BEGIN Source material
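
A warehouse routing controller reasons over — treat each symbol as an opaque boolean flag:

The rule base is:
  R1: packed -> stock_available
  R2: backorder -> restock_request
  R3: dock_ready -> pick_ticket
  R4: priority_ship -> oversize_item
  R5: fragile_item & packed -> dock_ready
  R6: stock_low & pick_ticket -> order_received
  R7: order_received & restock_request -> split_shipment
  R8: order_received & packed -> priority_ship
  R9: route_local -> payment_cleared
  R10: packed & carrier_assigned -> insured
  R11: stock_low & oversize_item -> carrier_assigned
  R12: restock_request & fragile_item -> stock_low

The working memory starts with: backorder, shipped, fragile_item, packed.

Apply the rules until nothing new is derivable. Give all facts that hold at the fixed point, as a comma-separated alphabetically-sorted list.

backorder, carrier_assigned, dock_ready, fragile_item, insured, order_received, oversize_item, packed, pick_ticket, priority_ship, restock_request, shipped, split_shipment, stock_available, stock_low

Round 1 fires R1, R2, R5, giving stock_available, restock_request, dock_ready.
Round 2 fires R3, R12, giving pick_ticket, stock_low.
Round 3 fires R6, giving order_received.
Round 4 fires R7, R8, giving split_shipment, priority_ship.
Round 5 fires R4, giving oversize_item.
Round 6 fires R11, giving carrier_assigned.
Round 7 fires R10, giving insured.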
END Source material
Exercise brief
All of the entries above should be written out verbatim.

Completed task
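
A warehouse routing controller reasons over — treat each symbol as an opaque boolean flag:

The rule base is:
  R1: packed -> stock_available
  R2: backorder -> restock_request
  R3: dock_ready -> pick_ticket
  R4: priority_ship -> oversize_item
  R5: fragile_item & packed -> dock_ready
  R6: stock_low & pick_ticket -> order_received
  R7: order_received & restock_request -> split_shipment
  R8: order_received & packed -> priority_ship
  R9: route_local -> payment_cleared
  R10: packed & carrier_assigned -> insured
  R11: stock_low & oversize_item -> carrier_assigned
  R12: restock_request & fragile_item -> stock_low

The working memory starts with: backorder, shipped, fragile_item, packed.

Apply the rules until nothing new is derivable. Give all facts that hold at the fixed point, as a comma-separated alphabetically-sorted list.

backorder, carrier_assigned, dock_ready, fragile_item, insured, order_received, oversize_item, packed, pick_ticket, priority_ship, restock_request, shipped, split_shipment, stock_available, stock_low

Round 1 fires R1, R2, R5, giving stock_available, restock_request, dock_ready.
Round 2 fires R3, R12, giving pick_ticket, stock_low.
Round 3 fires R6, giving order_received.
Round 4 fires R7, R8, giving split_shipment, priority_ship.
Round 5 fires R4, giving oversize_item.
Round 6 fires R11, giving carrier_assigned.
Round 7 fires R10, giving insured.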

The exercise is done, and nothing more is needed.